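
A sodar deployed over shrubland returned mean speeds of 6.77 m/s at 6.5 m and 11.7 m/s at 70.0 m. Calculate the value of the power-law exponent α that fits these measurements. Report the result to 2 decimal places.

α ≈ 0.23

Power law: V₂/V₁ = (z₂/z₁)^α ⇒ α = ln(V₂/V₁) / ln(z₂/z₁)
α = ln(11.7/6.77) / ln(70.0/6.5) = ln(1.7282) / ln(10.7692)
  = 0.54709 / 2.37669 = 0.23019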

______________________________

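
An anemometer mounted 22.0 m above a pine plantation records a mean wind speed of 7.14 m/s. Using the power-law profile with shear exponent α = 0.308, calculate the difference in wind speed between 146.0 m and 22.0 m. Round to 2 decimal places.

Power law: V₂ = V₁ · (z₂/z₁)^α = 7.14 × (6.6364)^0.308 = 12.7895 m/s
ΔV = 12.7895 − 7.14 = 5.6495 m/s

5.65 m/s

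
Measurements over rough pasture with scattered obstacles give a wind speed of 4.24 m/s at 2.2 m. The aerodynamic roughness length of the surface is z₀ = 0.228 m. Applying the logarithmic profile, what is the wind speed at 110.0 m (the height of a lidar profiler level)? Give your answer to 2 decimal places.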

______________________________

Task objective →
For this exercise, output exactly the lines above from the line with "An anemometer mounted" to the line with "Measurements over rough", counting both, and leave out the rest.

Answer to this exercise →
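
An anemometer mounted 22.0 m above a pine plantation records a mean wind speed of 7.14 m/s. Using the power-law profile with shear exponent α = 0.308, calculate the difference in wind speed between 146.0 m and 22.0 m. Round to 2 decimal places.

Power law: V₂ = V₁ · (z₂/z₁)^α = 7.14 × (6.6364)^0.308 = 12.7895 m/s
ΔV = 12.7895 − 7.14 = 5.6495 m/s

5.65 m/s

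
Measurements over rough pasture with scattered obstacles give a wind speed of 4.24 m/s at 2.2 m. The aerodynamic roughness length of the surface is z₀ = 0.228 m. Applying the logarithmic profile, what is the wind speed at 110.0 m (the height of a lidar profiler level)? Give your answer to 2 decimal places.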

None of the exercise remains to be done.